[Records to use]

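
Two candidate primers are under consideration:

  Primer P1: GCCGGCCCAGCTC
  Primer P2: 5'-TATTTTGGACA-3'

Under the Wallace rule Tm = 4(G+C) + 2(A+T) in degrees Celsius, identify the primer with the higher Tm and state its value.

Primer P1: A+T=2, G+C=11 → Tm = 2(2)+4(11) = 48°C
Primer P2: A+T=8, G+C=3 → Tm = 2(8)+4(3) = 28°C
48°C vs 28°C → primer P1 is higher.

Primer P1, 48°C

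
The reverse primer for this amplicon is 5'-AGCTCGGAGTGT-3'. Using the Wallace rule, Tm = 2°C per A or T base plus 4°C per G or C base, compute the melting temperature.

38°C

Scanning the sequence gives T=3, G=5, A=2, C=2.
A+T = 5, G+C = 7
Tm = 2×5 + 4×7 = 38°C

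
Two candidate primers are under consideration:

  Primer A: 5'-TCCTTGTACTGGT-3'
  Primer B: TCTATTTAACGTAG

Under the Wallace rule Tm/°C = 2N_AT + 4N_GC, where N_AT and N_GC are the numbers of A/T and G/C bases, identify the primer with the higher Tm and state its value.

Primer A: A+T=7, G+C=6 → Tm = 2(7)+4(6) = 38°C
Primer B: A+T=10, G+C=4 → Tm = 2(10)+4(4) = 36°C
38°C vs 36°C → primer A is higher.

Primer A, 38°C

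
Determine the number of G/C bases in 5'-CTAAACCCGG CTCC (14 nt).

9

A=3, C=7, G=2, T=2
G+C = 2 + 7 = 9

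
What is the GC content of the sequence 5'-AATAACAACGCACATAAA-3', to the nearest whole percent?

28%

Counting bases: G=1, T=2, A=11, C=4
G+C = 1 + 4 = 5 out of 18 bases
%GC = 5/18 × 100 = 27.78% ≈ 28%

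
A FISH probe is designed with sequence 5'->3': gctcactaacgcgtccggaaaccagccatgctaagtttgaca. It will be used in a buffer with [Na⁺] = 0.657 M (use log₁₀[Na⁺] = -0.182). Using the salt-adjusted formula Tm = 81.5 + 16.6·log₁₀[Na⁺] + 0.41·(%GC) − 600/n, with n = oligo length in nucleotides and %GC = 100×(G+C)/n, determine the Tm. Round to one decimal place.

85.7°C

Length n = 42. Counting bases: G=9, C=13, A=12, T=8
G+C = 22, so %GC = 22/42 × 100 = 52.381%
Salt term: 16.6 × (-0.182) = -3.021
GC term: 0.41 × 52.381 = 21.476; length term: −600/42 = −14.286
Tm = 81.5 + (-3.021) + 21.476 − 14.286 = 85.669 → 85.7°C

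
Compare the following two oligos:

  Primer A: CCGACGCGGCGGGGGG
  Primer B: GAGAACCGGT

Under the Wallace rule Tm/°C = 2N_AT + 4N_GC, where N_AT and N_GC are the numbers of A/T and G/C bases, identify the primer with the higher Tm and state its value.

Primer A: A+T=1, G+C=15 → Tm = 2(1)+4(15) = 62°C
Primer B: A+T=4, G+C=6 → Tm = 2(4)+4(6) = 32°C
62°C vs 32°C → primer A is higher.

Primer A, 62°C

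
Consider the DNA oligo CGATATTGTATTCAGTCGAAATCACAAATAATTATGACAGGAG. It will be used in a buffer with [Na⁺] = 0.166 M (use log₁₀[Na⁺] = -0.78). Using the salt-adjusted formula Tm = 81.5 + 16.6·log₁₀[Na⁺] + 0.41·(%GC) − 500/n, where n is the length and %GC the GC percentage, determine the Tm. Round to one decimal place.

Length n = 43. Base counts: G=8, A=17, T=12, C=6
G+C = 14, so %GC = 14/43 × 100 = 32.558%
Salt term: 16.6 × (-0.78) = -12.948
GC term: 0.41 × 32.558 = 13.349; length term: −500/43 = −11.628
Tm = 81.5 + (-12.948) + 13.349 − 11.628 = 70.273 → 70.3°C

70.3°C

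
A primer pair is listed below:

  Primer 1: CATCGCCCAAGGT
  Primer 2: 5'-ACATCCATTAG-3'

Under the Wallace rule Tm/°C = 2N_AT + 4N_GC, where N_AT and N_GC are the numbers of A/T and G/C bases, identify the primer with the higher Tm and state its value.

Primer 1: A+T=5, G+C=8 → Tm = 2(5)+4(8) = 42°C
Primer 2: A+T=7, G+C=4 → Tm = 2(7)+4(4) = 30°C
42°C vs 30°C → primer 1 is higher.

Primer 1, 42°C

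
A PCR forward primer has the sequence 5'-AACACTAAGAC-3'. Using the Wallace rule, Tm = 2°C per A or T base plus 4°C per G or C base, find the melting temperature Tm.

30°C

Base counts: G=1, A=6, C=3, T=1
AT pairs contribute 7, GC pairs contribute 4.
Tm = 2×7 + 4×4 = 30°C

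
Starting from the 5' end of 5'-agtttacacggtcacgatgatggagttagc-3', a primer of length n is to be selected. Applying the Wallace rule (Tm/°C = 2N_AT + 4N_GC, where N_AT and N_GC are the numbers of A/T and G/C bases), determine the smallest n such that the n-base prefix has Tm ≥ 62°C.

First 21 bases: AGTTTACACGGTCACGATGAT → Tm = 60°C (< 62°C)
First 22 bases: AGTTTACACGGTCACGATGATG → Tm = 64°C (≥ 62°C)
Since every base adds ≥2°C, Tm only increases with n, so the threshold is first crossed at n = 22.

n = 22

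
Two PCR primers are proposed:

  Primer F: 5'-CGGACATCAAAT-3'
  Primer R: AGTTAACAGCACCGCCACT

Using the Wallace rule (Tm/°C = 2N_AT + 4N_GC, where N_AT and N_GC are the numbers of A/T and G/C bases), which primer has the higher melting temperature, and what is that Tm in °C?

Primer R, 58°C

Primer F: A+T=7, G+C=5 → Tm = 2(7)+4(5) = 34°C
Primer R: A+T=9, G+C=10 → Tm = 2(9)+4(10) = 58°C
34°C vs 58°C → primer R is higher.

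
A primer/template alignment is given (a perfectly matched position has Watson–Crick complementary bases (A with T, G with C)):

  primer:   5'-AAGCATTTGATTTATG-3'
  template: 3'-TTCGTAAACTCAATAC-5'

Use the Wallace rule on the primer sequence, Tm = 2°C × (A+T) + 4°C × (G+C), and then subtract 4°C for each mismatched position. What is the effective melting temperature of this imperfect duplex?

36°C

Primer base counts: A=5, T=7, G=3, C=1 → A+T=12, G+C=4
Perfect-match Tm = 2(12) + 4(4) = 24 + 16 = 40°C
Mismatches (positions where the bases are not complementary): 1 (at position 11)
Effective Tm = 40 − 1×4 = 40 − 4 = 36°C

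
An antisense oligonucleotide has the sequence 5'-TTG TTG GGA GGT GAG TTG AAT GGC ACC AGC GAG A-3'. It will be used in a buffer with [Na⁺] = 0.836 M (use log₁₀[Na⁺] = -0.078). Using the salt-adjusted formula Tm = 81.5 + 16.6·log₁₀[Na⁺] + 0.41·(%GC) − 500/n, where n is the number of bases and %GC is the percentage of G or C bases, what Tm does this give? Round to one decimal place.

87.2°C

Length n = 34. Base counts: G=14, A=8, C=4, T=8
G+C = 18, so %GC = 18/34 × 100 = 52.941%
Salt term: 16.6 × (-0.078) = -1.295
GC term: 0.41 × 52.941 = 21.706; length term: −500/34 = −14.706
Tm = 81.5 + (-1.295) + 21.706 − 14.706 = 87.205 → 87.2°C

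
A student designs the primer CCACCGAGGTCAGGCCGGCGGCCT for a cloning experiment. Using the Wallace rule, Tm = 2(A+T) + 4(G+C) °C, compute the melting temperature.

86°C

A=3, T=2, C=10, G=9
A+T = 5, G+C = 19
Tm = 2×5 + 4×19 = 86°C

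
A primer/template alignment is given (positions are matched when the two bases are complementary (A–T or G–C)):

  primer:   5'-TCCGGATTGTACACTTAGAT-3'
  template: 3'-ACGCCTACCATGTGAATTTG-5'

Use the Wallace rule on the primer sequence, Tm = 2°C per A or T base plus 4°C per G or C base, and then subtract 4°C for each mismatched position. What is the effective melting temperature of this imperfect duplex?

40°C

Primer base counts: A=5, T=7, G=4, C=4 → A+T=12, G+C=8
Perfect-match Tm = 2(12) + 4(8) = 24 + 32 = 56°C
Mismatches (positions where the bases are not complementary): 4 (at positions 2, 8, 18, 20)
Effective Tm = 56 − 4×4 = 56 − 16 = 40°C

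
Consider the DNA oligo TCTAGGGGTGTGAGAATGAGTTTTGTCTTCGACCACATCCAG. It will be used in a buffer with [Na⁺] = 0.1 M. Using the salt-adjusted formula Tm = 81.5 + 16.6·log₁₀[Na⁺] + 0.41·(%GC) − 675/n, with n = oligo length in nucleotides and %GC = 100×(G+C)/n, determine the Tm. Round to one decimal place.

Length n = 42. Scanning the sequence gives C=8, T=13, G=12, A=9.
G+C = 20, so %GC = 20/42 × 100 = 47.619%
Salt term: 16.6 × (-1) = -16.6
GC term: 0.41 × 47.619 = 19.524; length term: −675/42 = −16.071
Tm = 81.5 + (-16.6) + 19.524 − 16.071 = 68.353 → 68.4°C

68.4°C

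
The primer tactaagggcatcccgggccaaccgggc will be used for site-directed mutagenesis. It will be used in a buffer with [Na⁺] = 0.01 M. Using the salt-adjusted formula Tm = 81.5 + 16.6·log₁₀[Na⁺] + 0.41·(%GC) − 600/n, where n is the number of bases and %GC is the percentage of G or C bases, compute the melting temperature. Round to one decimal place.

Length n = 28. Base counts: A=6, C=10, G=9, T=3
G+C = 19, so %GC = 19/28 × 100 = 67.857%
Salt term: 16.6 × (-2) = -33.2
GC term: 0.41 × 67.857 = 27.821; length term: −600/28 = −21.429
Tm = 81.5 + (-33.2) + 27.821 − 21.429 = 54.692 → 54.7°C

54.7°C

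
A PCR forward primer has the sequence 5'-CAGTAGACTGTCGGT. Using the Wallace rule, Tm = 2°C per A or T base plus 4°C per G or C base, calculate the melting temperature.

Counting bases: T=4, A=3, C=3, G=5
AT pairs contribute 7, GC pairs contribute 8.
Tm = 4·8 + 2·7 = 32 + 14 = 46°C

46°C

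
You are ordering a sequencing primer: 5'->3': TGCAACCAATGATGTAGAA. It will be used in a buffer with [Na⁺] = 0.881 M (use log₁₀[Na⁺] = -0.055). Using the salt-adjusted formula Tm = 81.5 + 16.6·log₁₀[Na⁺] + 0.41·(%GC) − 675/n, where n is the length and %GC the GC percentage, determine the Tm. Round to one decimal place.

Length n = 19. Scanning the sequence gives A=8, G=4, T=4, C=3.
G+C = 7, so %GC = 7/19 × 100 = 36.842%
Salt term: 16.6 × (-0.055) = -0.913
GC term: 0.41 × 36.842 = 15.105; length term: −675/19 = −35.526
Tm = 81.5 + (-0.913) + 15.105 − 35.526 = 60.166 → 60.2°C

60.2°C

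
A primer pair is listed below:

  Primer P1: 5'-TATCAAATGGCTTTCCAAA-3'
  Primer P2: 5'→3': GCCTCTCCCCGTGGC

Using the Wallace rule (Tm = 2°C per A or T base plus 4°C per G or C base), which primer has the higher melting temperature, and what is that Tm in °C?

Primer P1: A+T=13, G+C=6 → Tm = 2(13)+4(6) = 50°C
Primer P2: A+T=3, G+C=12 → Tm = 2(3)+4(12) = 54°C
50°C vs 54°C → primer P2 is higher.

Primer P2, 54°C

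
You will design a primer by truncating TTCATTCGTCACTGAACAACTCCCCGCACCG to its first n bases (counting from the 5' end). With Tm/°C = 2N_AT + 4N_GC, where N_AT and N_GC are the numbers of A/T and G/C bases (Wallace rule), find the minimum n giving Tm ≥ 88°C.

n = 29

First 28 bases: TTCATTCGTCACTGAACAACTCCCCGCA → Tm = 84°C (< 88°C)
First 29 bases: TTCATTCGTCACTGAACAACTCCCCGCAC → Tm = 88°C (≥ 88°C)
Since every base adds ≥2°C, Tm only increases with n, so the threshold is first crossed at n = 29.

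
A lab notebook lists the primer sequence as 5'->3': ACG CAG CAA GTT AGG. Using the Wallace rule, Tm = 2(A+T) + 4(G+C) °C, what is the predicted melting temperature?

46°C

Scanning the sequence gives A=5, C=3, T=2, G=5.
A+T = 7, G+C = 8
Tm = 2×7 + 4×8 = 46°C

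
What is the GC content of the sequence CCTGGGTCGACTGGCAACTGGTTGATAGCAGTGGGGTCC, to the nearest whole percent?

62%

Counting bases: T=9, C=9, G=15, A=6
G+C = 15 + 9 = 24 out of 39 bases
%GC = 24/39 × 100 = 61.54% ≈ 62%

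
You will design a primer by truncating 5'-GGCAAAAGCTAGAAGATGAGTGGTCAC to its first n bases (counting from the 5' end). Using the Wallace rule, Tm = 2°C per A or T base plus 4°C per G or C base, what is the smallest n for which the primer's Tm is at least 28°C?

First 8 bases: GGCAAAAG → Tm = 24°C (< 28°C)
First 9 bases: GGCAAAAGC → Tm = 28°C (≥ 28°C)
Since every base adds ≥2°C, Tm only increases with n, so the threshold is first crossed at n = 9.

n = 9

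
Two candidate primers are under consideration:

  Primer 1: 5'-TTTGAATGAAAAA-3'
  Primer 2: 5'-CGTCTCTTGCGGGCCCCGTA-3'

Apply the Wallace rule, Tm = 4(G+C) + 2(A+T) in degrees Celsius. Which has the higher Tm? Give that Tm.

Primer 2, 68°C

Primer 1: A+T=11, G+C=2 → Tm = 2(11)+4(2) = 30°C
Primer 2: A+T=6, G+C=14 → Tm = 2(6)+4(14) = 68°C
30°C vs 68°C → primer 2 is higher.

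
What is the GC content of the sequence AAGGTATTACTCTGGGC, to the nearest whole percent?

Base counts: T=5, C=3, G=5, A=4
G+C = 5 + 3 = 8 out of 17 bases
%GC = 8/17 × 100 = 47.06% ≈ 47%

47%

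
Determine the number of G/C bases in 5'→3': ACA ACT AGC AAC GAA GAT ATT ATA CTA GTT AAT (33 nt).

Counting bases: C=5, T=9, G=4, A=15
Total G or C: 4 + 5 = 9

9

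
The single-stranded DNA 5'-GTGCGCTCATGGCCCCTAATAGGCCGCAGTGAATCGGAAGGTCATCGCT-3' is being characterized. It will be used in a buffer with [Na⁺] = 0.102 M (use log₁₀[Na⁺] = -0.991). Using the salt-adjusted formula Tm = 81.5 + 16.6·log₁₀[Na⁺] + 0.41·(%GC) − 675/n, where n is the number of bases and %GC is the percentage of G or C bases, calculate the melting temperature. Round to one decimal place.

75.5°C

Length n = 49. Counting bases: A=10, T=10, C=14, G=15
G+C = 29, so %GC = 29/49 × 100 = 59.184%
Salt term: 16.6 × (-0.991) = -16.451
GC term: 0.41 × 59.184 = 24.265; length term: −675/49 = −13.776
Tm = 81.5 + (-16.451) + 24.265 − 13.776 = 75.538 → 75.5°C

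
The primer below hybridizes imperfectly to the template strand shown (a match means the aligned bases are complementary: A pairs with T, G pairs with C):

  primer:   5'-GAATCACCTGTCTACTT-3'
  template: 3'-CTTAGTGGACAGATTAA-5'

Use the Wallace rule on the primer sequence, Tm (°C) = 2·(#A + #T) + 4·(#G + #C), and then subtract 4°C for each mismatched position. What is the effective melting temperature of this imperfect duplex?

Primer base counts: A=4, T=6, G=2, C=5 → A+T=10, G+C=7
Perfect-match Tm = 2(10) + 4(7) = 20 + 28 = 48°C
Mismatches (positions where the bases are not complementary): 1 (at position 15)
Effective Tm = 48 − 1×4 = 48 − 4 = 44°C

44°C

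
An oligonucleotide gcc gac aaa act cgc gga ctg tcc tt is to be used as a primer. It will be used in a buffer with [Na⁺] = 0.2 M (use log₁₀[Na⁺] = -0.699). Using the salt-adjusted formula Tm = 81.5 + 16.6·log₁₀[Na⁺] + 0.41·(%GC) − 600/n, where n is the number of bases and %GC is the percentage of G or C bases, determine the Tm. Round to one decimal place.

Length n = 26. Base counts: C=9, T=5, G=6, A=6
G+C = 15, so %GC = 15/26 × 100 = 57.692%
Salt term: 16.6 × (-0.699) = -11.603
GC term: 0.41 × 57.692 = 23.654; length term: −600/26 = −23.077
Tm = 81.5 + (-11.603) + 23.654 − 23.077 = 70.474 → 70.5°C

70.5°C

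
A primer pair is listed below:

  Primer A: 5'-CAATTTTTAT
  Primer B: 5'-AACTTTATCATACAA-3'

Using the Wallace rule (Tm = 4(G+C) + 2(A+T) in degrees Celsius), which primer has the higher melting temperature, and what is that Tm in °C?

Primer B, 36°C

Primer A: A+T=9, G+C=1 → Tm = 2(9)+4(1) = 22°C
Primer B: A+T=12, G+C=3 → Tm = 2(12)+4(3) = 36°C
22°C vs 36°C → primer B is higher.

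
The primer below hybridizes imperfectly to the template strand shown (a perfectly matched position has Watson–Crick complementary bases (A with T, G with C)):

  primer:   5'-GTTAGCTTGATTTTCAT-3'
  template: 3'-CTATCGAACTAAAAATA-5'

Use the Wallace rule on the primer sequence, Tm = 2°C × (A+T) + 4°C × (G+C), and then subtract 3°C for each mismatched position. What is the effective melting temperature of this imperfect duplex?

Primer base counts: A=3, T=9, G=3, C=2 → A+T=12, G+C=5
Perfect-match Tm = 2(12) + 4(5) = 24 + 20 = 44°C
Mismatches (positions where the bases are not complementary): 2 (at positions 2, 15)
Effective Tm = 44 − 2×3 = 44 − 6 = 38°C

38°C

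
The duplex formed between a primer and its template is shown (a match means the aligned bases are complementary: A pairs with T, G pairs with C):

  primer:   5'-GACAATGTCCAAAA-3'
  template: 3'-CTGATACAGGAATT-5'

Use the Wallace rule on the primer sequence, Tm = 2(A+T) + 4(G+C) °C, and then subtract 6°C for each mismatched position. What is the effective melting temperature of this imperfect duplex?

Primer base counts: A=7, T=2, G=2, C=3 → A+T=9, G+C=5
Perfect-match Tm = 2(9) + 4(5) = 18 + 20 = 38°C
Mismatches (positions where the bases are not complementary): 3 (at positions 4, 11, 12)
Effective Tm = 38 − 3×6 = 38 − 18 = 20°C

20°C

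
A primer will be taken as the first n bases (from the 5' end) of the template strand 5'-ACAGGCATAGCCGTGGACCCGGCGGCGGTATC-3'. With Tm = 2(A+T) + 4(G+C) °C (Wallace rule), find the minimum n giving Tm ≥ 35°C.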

[/Records to use]

■ **Exercise goal**
Every line of the data above that includes "given" should be listed.

■ **Response to the task**
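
A primer/template alignment is given (a perfectly matched position has Watson–Crick complementary bases (A with T, G with C)):
A primer/template alignment is given (positions are matched when the two bases are complementary (A–T or G–C)):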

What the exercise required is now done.